***** DATA SECTION

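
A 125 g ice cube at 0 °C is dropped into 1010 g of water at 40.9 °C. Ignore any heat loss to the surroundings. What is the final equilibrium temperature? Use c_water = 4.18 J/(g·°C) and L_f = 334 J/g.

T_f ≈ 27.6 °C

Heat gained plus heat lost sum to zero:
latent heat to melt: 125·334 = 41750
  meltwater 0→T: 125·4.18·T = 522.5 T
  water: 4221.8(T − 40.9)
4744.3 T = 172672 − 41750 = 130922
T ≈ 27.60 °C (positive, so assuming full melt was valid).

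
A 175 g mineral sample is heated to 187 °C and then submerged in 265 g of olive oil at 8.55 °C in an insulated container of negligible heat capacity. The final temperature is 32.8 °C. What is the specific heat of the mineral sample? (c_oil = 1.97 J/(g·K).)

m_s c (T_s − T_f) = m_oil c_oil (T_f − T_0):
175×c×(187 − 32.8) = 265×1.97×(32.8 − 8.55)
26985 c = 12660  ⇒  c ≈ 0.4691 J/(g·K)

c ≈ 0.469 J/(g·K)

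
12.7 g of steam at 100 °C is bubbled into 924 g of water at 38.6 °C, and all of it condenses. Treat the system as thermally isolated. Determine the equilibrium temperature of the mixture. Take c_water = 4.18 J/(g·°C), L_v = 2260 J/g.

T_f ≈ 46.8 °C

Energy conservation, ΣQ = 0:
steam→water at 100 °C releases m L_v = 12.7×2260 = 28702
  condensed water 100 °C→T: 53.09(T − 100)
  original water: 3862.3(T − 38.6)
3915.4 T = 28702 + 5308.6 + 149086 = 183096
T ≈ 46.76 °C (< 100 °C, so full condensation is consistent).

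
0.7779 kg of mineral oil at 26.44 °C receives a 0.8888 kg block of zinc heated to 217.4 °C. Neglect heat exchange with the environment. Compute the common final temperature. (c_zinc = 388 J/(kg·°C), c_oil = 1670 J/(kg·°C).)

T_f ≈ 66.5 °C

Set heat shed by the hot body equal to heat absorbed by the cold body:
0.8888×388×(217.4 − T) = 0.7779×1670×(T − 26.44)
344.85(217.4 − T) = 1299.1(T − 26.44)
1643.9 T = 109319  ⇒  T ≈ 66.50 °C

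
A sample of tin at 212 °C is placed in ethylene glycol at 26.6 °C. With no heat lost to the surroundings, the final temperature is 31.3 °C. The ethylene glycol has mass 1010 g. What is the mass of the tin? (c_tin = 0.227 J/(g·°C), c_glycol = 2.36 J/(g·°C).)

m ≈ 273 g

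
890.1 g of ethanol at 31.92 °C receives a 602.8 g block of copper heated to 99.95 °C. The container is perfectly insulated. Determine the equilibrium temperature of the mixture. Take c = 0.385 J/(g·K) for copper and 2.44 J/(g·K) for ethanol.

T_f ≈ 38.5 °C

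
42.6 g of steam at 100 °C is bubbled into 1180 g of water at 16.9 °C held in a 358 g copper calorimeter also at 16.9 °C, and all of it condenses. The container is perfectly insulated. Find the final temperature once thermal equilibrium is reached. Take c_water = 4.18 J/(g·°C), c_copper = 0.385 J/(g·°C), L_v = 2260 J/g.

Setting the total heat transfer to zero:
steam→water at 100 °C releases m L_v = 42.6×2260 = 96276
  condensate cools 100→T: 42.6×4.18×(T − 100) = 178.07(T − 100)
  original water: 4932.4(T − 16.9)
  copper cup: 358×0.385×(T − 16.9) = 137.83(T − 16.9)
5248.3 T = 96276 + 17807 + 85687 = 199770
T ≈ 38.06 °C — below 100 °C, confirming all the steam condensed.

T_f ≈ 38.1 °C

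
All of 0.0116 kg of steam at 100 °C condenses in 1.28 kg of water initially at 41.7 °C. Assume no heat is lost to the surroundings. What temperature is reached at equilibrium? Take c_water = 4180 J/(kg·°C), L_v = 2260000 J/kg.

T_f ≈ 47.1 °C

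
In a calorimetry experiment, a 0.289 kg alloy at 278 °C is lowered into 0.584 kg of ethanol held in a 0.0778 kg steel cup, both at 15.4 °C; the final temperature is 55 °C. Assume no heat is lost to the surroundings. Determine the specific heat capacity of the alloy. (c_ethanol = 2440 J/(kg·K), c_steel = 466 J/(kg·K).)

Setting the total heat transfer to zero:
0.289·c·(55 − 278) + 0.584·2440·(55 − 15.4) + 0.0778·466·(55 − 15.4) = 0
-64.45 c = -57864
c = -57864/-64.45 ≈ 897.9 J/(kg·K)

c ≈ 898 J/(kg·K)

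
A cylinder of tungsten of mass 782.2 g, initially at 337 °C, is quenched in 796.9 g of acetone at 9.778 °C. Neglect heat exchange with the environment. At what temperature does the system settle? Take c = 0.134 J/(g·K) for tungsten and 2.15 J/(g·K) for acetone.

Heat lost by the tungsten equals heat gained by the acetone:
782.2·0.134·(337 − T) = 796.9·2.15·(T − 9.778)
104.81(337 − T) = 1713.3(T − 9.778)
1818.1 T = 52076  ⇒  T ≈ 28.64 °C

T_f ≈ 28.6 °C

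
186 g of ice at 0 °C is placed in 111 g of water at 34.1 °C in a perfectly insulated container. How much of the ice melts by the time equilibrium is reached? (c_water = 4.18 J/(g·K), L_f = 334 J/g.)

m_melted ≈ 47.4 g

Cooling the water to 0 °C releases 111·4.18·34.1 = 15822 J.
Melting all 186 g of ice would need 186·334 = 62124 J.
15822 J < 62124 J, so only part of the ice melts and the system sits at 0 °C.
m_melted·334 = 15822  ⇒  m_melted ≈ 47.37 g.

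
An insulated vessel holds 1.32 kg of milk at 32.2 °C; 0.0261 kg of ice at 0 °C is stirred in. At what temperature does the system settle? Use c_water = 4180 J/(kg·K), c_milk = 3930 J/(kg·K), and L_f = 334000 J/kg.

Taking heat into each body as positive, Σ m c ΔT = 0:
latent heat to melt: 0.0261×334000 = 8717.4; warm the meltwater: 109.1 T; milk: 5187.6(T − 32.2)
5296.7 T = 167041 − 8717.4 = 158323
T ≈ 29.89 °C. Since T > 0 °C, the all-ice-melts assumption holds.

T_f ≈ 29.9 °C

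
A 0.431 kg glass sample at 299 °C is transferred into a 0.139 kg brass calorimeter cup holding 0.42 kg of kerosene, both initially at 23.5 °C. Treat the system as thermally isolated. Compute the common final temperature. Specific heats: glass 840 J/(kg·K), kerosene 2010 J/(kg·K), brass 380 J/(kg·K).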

**********

EXERCISE INSTRUCTIONS.
Give back all the material, with each line exactly as it stands.

ANSWER.
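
A 125 g ice cube at 0 °C is dropped into 1010 g of water at 40.9 °C. Ignore any heat loss to the surroundings. What is the final equilibrium temperature? Use c_water = 4.18 J/(g·°C) and L_f = 334 J/g.

T_f ≈ 27.6 °C

Heat gained plus heat lost sum to zero:
latent heat to melt: 125·334 = 41750
  meltwater 0→T: 125·4.18·T = 522.5 T
  water: 4221.8(T − 40.9)
4744.3 T = 172672 − 41750 = 130922
T ≈ 27.60 °C (positive, so assuming full melt was valid).

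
A 175 g mineral sample is heated to 187 °C and then submerged in 265 g of olive oil at 8.55 °C in an insulated container of negligible heat capacity. The final temperature is 32.8 °C. What is the specific heat of the mineral sample? (c_oil = 1.97 J/(g·K).)

m_s c (T_s − T_f) = m_oil c_oil (T_f − T_0):
175×c×(187 − 32.8) = 265×1.97×(32.8 − 8.55)
26985 c = 12660  ⇒  c ≈ 0.4691 J/(g·K)

c ≈ 0.469 J/(g·K)

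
12.7 g of steam at 100 °C is bubbled into 924 g of water at 38.6 °C, and all of it condenses. Treat the system as thermally isolated. Determine the equilibrium temperature of the mixture. Take c_water = 4.18 J/(g·°C), L_v = 2260 J/g.

T_f ≈ 46.8 °C

Energy conservation, ΣQ = 0:
steam→water at 100 °C releases m L_v = 12.7×2260 = 28702
  condensed water 100 °C→T: 53.09(T − 100)
  original water: 3862.3(T − 38.6)
3915.4 T = 28702 + 5308.6 + 149086 = 183096
T ≈ 46.76 °C (< 100 °C, so full condensation is consistent).

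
0.7779 kg of mineral oil at 26.44 °C receives a 0.8888 kg block of zinc heated to 217.4 °C. Neglect heat exchange with the environment. Compute the common final temperature. (c_zinc = 388 J/(kg·°C), c_oil = 1670 J/(kg·°C).)

T_f ≈ 66.5 °C

Set heat shed by the hot body equal to heat absorbed by the cold body:
0.8888×388×(217.4 − T) = 0.7779×1670×(T − 26.44)
344.85(217.4 − T) = 1299.1(T − 26.44)
1643.9 T = 109319  ⇒  T ≈ 66.50 °C

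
A sample of tin at 212 °C is placed in ethylene glycol at 26.6 °C. With no heat lost to the surroundings, the final temperature is 31.3 °C. The ethylene glycol has mass 1010 g. What is the mass of the tin? (c_tin = 0.227 J/(g·°C), c_glycol = 2.36 J/(g·°C).)

m ≈ 273 g

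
890.1 g of ethanol at 31.92 °C receives a 602.8 g block of copper heated to 99.95 °C. The container is perfectly insulated. Determine the equilibrium temperature of the mixture. Take c = 0.385 J/(g·K) for copper and 2.44 J/(g·K) for ethanol.

T_f ≈ 38.5 °C

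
42.6 g of steam at 100 °C is bubbled into 1180 g of water at 16.9 °C held in a 358 g copper calorimeter also at 16.9 °C, and all of it condenses. The container is perfectly insulated. Find the final temperature once thermal equilibrium is reached. Take c_water = 4.18 J/(g·°C), c_copper = 0.385 J/(g·°C), L_v = 2260 J/g.

Setting the total heat transfer to zero:
steam→water at 100 °C releases m L_v = 42.6×2260 = 96276
  condensate cools 100→T: 42.6×4.18×(T − 100) = 178.07(T − 100)
  original water: 4932.4(T − 16.9)
  copper cup: 358×0.385×(T − 16.9) = 137.83(T − 16.9)
5248.3 T = 96276 + 17807 + 85687 = 199770
T ≈ 38.06 °C — below 100 °C, confirming all the steam condensed.

T_f ≈ 38.1 °C

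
All of 0.0116 kg of steam at 100 °C condenses in 1.28 kg of water initially at 41.7 °C. Assume no heat is lost to the surroundings. What temperature is reached at equilibrium? Take c_water = 4180 J/(kg·°C), L_v = 2260000 J/kg.

T_f ≈ 47.1 °C

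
In a calorimetry experiment, a 0.289 kg alloy at 278 °C is lowered into 0.584 kg of ethanol held in a 0.0778 kg steel cup, both at 15.4 °C; the final temperature is 55 °C. Assume no heat is lost to the surroundings. Determine the specific heat capacity of the alloy. (c_ethanol = 2440 J/(kg·K), c_steel = 466 J/(kg·K).)

Setting the total heat transfer to zero:
0.289·c·(55 − 278) + 0.584·2440·(55 − 15.4) + 0.0778·466·(55 − 15.4) = 0
-64.45 c = -57864
c = -57864/-64.45 ≈ 897.9 J/(kg·K)

c ≈ 898 J/(kg·K)

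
A cylinder of tungsten of mass 782.2 g, initially at 337 °C, is quenched in 796.9 g of acetone at 9.778 °C. Neglect heat exchange with the environment. At what temperature does the system settle? Take c = 0.134 J/(g·K) for tungsten and 2.15 J/(g·K) for acetone.

Heat lost by the tungsten equals heat gained by the acetone:
782.2·0.134·(337 − T) = 796.9·2.15·(T − 9.778)
104.81(337 − T) = 1713.3(T − 9.778)
1818.1 T = 52076  ⇒  T ≈ 28.64 °C

T_f ≈ 28.6 °C

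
186 g of ice at 0 °C is placed in 111 g of water at 34.1 °C in a perfectly insulated container. How much of the ice melts by the time equilibrium is reached? (c_water = 4.18 J/(g·K), L_f = 334 J/g.)

m_melted ≈ 47.4 g

Cooling the water to 0 °C releases 111·4.18·34.1 = 15822 J.
Melting all 186 g of ice would need 186·334 = 62124 J.
15822 J < 62124 J, so only part of the ice melts and the system sits at 0 °C.
m_melted·334 = 15822  ⇒  m_melted ≈ 47.37 g.

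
An insulated vessel holds 1.32 kg of milk at 32.2 °C; 0.0261 kg of ice at 0 °C is stirred in. At what temperature does the system settle? Use c_water = 4180 J/(kg·K), c_milk = 3930 J/(kg·K), and L_f = 334000 J/kg.

Taking heat into each body as positive, Σ m c ΔT = 0:
latent heat to melt: 0.0261×334000 = 8717.4; warm the meltwater: 109.1 T; milk: 5187.6(T − 32.2)
5296.7 T = 167041 − 8717.4 = 158323
T ≈ 29.89 °C. Since T > 0 °C, the all-ice-melts assumption holds.

T_f ≈ 29.9 °C

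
A 0.431 kg glass sample at 299 °C is transferred into a 0.139 kg brass calorimeter cup holding 0.42 kg of kerosene, both initially at 23.5 °C. Treat the system as thermally isolated. Compute the common final temperature. Specific heats: glass 840 J/(kg·K), kerosene 2010 J/(kg·K), brass 380 J/(kg·K).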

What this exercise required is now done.